→ Work item: Print the lines that run from the line with "Province of Orelia" to the line with "The First-Time Homebuyer", keeping both end lines, exactly as they appear in the entries below, and nothing else.

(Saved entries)
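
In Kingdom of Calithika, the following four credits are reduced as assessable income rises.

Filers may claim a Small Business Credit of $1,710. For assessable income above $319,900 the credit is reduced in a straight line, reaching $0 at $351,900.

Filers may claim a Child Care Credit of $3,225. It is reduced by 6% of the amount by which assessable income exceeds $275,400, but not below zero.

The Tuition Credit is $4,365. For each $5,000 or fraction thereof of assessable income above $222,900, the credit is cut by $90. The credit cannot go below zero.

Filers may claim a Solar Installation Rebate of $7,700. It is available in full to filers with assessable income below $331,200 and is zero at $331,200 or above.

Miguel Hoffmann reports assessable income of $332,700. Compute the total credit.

Small Business Credit: $332,700 is $12,800 into a $32,000 phase-out range, leaving 19,200/32,000 of the credit: $1,710 × 19,200/32,000 = $1,026.
Child Care Credit: 6% of the $57,300 excess over $275,400 is $3,438 ≥ base, so the credit is $0.
Tuition Credit: income exceeds $222,900 by $109,800, which is 22 full-or-partial $5,000 increments; reduction = 22 × $90 = $1,980, leaving $2,385.
Solar Installation Rebate: $332,700 meets or exceeds the $331,200 cutoff, so the credit is $0.
Total: $1,026 + $0 + $2,385 + $0 = $3,411.

$3,411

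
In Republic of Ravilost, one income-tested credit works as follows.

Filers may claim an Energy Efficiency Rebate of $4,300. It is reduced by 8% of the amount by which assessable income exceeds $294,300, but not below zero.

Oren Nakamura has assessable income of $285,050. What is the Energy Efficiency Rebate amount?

Energy Efficiency Rebate: $285,050 is at or below the $294,300 threshold, so the full $4,300 applies.

$4,300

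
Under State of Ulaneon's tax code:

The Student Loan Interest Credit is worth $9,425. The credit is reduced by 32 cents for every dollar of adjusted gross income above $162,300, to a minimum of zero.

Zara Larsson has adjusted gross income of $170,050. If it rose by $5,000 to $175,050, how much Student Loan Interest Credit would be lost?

$1,600

At $170,050 — 32% of the $7,750 excess over $162,300 is $2,480; credit = $9,425 − $2,480 = $6,945.
At $175,050 — 32% of the $12,750 excess over $162,300 is $4,080; credit = $9,425 − $4,080 = $5,345.
Lost: $6,945 − $5,345 = $1,600.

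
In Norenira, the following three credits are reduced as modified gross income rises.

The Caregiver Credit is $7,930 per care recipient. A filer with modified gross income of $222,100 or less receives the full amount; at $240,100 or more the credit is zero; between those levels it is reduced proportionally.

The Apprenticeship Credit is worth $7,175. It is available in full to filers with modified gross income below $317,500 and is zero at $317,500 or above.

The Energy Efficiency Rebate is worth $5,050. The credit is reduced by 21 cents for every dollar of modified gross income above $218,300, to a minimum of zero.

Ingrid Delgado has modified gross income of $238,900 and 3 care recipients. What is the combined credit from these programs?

Caregiver Credit: base = 3 × $7,930 = $23,790. $238,900 is $16,800 into a $18,000 phase-out range, leaving 1,200/18,000 of the credit: $23,790 × 1,200/18,000 = $1,586.
Apprenticeship Credit: $238,900 is below the $317,500 cutoff, so the full $7,175 applies.
Energy Efficiency Rebate: 21% of the $20,600 excess over $218,300 is $4,326; credit = $5,050 − $4,326 = $724.
Total: $1,586 + $7,175 + $724 = $9,485.

$9,485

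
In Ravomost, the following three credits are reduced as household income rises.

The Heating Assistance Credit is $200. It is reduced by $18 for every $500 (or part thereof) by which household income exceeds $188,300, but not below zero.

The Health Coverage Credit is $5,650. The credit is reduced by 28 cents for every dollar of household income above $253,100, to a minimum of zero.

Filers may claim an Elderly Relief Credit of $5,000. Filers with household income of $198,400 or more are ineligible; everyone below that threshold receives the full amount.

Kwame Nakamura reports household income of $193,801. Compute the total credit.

Heating Assistance Credit: income exceeds $188,300 by $5,501 → 12 increments × $18 = $216 ≥ base, so the credit is $0.
Health Coverage Credit: $193,801 is at or below the $253,100 threshold, so the full $5,650 applies.
Elderly Relief Credit: $193,801 is below the $198,400 cutoff, so the full $5,000 applies.
Total: $0 + $5,650 + $5,000 = $10,650.

$10,650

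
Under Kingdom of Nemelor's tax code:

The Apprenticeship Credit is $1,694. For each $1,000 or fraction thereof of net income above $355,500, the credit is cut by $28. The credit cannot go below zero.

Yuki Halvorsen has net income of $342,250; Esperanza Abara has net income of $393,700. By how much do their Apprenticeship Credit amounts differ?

Yuki ($342,250): Apprenticeship Credit: $342,250 is at or below the $355,500 threshold, so the full $1,694 applies.
Esperanza ($393,700): Apprenticeship Credit: income exceeds $355,500 by $38,200, which is 39 full-or-partial $1,000 increments; reduction = 39 × $28 = $1,092, leaving $602.
Difference: |$1,694 − $602| = $1,092.

$1,092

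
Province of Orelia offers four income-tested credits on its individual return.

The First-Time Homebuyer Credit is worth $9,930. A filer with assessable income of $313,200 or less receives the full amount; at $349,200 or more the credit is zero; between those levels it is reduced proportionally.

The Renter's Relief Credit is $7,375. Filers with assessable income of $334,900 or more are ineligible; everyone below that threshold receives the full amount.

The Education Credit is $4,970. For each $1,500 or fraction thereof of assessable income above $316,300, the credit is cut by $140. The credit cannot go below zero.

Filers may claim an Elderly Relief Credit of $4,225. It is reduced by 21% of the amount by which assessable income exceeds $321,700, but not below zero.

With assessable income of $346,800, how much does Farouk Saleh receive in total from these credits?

First-Time Homebuyer Credit: $346,800 is $33,600 into a $36,000 phase-out range, leaving 2,400/36,000 of the credit: $9,930 × 2,400/36,000 = $662.
Renter's Relief Credit: $346,800 meets or exceeds the $334,900 cutoff, so the credit is $0.
Education Credit: income exceeds $316,300 by $30,500, which is 21 full-or-partial $1,500 increments; reduction = 21 × $140 = $2,940, leaving $2,030.
Elderly Relief Credit: 21% of the $25,100 excess over $321,700 is $5,271 ≥ base, so the credit is $0.
Total: $662 + $0 + $2,030 + $0 = $2,692.

$2,692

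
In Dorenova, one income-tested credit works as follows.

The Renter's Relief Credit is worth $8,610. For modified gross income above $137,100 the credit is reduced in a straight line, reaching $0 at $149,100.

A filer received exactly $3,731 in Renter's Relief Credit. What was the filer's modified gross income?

$143,900

$3,731 is 3,731/8,610 of the full $8,610, so 4,879/8,610 of the $12,000 range has been used: income = $137,100 + $12,000 × 4,879/8,610 = $143,900.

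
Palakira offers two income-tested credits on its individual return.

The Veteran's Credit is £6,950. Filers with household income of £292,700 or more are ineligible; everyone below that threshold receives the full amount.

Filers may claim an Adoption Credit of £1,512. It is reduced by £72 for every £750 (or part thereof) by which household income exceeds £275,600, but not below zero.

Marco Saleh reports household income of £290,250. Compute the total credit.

£7,022

Veteran's Credit: £290,250 is below the £292,700 cutoff, so the full £6,950 applies.
Adoption Credit: income exceeds £275,600 by £14,650, which is 20 full-or-partial £750 increments; reduction = 20 × £72 = £1,440, leaving £72.
Total: £6,950 + £72 = £7,022.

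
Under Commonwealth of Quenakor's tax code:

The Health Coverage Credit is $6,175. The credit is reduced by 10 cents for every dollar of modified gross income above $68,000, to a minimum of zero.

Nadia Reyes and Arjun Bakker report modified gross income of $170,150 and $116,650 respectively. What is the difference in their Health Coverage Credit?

Nadia ($170,150): Health Coverage Credit: 10% of the $102,150 excess over $68,000 is $10,215 ≥ base, so the credit is $0.
Arjun ($116,650): Health Coverage Credit: 10% of the $48,650 excess over $68,000 is $4,865; credit = $6,175 − $4,865 = $1,310.
Difference: |$0 − $1,310| = $1,310.

$1,310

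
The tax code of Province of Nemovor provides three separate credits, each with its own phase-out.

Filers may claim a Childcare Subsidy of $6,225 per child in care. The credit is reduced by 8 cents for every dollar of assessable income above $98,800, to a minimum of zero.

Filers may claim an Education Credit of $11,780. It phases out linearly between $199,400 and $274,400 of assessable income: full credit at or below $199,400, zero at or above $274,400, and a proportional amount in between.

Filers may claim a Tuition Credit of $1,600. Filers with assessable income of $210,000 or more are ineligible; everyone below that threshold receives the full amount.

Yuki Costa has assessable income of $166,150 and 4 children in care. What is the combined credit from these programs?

Childcare Subsidy: base = 4 × $6,225 = $24,900. 8% of the $67,350 excess over $98,800 is $5,388; credit = $24,900 − $5,388 = $19,512.
Education Credit: $166,150 is at or below the $199,400 threshold, so the full $11,780 applies.
Tuition Credit: $166,150 is below the $210,000 cutoff, so the full $1,600 applies.
Total: $19,512 + $11,780 + $1,600 = $32,892.

$32,892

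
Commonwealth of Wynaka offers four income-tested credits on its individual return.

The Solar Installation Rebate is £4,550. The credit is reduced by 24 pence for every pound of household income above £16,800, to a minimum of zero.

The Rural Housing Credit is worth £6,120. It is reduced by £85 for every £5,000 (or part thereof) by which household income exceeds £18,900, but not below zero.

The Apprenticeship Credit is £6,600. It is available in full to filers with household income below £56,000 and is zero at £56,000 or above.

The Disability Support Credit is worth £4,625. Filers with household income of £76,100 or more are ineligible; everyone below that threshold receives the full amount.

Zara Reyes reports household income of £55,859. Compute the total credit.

Solar Installation Rebate: 24% of the £39,059 excess over £16,800 is £9,374.16 ≥ base, so the credit is £0.
Rural Housing Credit: income exceeds £18,900 by £36,959, which is 8 full-or-partial £5,000 increments; reduction = 8 × £85 = £680, leaving £5,440.
Apprenticeship Credit: £55,859 is below the £56,000 cutoff, so the full £6,600 applies.
Disability Support Credit: £55,859 is below the £76,100 cutoff, so the full £4,625 applies.
Total: £0 + £5,440 + £6,600 + £4,625 = £16,665.

£16,665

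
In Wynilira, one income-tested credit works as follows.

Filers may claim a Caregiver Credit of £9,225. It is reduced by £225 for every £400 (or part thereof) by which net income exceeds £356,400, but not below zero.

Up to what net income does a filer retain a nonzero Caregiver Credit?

After 40 increments the reduction is 40 × £225 = £9,000, leaving £225; one more increment wipes it out. Increment 40 ends at excess 40 × £400 = £16,000, so the highest qualifying income is £356,400 + £16,000 = £372,400.

£372,400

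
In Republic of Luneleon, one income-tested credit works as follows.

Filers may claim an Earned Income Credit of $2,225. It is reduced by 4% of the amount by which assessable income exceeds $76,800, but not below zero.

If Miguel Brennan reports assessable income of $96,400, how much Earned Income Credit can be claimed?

Earned Income Credit: 4% of the $19,600 excess over $76,800 is $784; credit = $2,225 − $784 = $1,441.

$1,441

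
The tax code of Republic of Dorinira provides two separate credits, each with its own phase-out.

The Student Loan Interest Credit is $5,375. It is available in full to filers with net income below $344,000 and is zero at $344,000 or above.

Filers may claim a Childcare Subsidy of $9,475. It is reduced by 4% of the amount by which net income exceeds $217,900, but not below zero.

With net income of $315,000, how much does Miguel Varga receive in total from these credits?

$10,966

Student Loan Interest Credit: $315,000 is below the $344,000 cutoff, so the full $5,375 applies.
Childcare Subsidy: 4% of the $97,100 excess over $217,900 is $3,884; credit = $9,475 − $3,884 = $5,591.
Total: $5,375 + $5,591 = $10,966.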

→ Task solution:
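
Province of Orelia offers four income-tested credits on its individual return.

The First-Time Homebuyer Credit is worth $9,930. A filer with assessable income of $313,200 or less receives the full amount; at $349,200 or more the credit is zero; between those levels it is reduced proportionally.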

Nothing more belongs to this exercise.